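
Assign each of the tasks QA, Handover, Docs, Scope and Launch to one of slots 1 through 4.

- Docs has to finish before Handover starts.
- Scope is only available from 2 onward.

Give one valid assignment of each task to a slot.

QA -> 1; Handover -> 2; Docs -> 1; Launch -> 1; Scope -> 2

Checking: Docs(1) before Handover(2); Scope=2 in [2,4].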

• • • • • • •

Leaving each word as it is, reproduce all the material.

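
Assign each of the tasks QA, Handover, Docs, Scope and Launch to one of slots 1 through 4.

- Docs has to finish before Handover starts.
- Scope is only available from 2 onward.

Give one valid assignment of each task to a slot.

QA -> 1; Handover -> 2; Docs -> 1; Launch -> 1; Scope -> 2

Checking: Docs(1) before Handover(2); Scope=2 in [2,4].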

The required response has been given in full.